Material supplied section start

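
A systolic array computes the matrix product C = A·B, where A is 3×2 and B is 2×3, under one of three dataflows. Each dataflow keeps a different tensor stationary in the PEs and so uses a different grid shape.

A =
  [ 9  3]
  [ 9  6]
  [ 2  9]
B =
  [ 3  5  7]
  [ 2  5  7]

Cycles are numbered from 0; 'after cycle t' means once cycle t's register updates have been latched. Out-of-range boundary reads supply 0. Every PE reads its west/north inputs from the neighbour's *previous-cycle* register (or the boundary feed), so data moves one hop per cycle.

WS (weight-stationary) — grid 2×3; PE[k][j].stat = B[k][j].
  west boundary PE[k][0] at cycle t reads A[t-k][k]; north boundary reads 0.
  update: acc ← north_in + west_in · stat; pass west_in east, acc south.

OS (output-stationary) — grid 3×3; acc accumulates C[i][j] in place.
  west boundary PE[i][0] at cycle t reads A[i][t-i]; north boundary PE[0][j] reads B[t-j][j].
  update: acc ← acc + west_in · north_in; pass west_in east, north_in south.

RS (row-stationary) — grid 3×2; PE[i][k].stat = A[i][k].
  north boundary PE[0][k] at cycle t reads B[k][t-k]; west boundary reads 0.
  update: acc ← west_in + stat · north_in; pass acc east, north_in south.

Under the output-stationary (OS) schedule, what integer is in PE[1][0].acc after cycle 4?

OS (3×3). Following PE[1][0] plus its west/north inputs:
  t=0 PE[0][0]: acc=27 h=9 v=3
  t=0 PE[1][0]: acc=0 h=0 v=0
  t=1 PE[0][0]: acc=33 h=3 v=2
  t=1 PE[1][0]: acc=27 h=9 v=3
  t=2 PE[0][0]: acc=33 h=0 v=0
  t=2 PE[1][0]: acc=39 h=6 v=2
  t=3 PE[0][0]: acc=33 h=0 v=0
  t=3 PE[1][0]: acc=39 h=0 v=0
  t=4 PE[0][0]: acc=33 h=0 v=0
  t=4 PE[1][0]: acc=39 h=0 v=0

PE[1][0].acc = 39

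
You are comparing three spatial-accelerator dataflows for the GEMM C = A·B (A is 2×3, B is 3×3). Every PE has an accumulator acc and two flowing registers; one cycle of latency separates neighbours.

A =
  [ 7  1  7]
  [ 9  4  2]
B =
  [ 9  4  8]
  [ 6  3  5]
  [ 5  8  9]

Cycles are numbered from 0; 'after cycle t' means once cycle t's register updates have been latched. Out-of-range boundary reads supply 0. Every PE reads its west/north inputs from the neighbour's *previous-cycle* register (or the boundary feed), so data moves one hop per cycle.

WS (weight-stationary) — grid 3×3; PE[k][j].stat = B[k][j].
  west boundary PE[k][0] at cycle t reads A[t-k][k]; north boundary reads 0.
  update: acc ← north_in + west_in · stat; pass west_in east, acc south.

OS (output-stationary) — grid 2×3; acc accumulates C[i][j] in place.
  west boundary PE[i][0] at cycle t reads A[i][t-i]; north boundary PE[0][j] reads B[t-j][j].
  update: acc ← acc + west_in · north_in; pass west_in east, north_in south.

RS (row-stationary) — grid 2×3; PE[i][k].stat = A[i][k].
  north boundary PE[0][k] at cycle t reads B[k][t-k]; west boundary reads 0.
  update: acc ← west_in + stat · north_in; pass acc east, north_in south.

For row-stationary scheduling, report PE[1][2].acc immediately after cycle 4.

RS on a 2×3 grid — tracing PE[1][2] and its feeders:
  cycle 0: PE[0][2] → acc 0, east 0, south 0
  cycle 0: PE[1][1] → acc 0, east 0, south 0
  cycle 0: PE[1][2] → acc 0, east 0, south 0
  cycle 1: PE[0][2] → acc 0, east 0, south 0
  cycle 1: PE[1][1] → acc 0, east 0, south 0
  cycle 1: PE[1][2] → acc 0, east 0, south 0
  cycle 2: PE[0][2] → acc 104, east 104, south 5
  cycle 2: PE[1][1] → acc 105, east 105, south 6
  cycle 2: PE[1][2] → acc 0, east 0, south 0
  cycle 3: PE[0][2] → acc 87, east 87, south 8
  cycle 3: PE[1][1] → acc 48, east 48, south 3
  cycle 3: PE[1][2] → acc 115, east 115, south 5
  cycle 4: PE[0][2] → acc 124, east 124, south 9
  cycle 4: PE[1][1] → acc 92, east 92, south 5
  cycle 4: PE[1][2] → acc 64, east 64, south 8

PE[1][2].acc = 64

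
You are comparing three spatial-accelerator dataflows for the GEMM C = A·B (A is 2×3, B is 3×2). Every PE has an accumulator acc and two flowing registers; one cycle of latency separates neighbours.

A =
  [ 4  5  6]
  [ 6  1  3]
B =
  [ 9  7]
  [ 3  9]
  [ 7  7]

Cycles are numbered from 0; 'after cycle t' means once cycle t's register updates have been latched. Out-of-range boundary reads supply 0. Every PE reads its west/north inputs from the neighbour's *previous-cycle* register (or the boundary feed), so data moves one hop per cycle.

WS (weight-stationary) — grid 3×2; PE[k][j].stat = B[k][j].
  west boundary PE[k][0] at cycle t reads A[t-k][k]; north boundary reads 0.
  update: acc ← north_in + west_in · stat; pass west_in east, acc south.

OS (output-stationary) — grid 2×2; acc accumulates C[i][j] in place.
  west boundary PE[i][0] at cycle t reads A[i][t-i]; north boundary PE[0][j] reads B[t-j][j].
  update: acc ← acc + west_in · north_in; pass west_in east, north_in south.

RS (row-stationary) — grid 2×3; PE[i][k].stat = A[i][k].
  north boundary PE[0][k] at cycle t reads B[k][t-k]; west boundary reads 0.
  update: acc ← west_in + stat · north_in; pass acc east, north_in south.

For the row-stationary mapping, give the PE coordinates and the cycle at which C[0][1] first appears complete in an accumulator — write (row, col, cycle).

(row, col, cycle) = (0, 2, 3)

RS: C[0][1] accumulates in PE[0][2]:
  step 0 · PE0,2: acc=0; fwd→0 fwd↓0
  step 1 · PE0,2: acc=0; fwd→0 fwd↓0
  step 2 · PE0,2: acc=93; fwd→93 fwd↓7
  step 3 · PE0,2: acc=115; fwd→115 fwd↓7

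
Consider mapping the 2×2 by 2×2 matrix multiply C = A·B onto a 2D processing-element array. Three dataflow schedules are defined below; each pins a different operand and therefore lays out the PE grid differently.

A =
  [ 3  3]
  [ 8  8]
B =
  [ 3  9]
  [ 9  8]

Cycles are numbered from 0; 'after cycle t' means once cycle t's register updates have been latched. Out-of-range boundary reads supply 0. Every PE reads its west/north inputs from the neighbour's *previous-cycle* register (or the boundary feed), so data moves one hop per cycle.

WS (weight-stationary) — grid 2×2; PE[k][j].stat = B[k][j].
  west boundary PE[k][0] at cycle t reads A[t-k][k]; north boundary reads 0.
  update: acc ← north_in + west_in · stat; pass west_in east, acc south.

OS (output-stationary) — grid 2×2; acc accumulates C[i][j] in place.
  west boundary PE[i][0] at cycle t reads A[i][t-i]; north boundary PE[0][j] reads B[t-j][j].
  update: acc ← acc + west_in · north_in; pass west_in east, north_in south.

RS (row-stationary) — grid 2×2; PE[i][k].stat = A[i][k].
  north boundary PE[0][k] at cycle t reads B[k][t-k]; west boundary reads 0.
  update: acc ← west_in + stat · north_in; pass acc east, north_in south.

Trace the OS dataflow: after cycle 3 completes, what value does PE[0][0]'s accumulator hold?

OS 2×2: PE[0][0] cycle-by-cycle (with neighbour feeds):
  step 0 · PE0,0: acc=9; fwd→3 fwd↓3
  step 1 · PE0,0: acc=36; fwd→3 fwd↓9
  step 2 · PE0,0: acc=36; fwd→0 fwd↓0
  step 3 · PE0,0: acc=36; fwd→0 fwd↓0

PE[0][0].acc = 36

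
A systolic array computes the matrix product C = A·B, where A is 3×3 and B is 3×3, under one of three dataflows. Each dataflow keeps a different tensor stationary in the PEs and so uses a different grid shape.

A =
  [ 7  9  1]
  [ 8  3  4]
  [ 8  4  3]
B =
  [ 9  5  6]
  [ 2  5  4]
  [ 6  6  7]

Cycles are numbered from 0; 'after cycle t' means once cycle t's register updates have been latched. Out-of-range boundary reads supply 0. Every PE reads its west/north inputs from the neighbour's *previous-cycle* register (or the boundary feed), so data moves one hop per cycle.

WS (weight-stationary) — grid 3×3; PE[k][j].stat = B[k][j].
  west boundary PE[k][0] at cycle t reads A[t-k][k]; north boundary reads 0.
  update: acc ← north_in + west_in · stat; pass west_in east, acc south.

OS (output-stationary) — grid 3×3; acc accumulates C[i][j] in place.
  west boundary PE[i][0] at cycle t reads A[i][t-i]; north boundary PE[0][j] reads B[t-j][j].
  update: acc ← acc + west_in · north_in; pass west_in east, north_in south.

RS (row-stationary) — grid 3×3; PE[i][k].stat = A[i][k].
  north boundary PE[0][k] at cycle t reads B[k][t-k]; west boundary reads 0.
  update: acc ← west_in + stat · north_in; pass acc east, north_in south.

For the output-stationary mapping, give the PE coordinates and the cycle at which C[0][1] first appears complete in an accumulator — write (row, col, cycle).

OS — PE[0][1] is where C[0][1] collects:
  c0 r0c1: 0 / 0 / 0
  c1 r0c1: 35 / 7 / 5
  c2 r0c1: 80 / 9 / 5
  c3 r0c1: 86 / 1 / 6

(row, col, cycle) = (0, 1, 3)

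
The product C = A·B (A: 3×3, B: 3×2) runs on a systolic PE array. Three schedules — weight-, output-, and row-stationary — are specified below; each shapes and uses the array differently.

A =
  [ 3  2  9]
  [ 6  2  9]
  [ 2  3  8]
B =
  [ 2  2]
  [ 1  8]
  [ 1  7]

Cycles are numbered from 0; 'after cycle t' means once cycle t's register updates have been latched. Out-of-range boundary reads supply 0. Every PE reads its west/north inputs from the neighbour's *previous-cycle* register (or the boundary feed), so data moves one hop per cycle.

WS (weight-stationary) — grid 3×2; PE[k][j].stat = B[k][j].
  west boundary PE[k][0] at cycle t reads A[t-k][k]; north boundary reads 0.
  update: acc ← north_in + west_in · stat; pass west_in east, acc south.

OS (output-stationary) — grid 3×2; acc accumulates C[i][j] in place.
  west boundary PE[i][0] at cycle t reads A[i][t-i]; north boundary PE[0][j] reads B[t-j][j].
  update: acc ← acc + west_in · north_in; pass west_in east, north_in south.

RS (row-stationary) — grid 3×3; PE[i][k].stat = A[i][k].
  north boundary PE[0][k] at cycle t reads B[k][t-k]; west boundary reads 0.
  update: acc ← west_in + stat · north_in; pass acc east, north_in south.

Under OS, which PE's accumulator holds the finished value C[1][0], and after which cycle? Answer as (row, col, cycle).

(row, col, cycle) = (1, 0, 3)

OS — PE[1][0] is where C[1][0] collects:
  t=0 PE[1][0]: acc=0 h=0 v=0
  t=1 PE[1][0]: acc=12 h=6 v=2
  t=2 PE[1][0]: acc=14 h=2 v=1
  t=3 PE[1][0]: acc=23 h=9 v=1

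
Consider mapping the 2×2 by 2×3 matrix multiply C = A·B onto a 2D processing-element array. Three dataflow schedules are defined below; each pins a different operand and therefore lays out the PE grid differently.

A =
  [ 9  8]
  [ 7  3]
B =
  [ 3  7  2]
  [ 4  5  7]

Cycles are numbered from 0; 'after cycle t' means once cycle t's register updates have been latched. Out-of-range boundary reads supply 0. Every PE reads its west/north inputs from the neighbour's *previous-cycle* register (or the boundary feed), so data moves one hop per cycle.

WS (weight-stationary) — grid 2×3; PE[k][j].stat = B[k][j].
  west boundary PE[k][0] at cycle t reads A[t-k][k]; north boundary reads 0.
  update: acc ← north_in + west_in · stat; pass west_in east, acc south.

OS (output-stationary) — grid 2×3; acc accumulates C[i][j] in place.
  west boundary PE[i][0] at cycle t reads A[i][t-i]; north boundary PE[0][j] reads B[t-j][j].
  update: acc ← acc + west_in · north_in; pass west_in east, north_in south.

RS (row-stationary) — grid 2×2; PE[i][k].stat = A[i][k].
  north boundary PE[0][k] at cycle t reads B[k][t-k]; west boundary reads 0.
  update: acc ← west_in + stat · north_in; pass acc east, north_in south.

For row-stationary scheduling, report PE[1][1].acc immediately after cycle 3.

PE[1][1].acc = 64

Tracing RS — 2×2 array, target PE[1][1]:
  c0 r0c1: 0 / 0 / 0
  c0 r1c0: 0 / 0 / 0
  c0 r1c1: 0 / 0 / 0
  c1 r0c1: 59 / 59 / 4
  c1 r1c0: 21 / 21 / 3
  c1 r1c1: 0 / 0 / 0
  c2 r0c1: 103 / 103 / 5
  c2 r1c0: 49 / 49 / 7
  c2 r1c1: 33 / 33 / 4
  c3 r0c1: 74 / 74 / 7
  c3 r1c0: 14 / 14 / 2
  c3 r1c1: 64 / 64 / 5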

Material supplied section end

● Exercise prompt: Each line in the records above that contains the word "lays" must be copied.

● Result for this exercise:
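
Consider mapping the 2×2 by 2×2 matrix multiply C = A·B onto a 2D processing-element array. Three dataflow schedules are defined below; each pins a different operand and therefore lays out the PE grid differently.
Consider mapping the 2×2 by 2×3 matrix multiply C = A·B onto a 2D processing-element array. Three dataflow schedules are defined below; each pins a different operand and therefore lays out the PE grid differently.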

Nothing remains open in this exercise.